== Recorded data

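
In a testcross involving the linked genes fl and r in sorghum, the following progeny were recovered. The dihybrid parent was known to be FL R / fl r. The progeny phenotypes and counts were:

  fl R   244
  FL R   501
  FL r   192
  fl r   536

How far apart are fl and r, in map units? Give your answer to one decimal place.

29.6 map units

The recombinant classes are FL r and fl R: 192 + 244 = 436.
Recombination frequency = 436/1473 = 0.2960 ≈ 29.6%, i.e. 29.6 map units.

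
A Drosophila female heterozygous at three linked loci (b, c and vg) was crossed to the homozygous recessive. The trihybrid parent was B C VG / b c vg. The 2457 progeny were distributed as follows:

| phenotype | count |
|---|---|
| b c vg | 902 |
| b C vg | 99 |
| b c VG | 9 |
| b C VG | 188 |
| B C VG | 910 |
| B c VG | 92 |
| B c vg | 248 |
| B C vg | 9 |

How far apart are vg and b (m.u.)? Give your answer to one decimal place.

The two rarest classes, B C vg and b c VG, are the double crossovers. Comparing them with the parentals, only the vg allele has switched, so vg is the middle locus and the order is b – vg – c.
Crossovers in the b–vg interval produce the single-crossover classes b C VG and B c vg (188 + 248 = 436) plus the double crossovers (18).
RF(b–vg) = (436 + 18) / 2457 = 454/2457 = 0.1848 → 18.5 m.u.

18.5 m.u.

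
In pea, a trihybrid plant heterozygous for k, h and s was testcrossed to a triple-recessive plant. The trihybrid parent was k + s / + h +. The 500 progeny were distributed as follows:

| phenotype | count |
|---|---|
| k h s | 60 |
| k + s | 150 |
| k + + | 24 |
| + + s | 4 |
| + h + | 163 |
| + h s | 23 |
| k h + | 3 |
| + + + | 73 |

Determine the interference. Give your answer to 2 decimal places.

The two rarest classes, + + s and k h +, are the double crossovers. Comparing them with the parentals, only the k allele has switched, so k is the middle locus and the order is h – k – s.
h–k: (133 + 7)/500 = 0.2800; k–s: (47 + 7)/500 = 0.1080.
Expected DCO frequency = 0.2800 × 0.1080 ≈ 0.03024; observed = 7/500 ≈ 0.01400.
Coefficient of coincidence = 0.01400/0.03024 ≈ 0.46; interference = 1 − 0.46 = 0.54.

0.54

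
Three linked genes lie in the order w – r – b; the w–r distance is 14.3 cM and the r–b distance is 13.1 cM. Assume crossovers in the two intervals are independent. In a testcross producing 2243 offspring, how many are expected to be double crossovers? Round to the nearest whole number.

Map distances give recombination frequencies of 0.143 and 0.131 for the two intervals.
With no interference, expected double-crossover frequency = 0.143 × 0.131 = 0.01873.
Expected number = 0.01873 × 2243 = 42.02 ≈ 42.

42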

====

What is needed is the number of lines in the data that hold the word "distributed", and nothing more.

2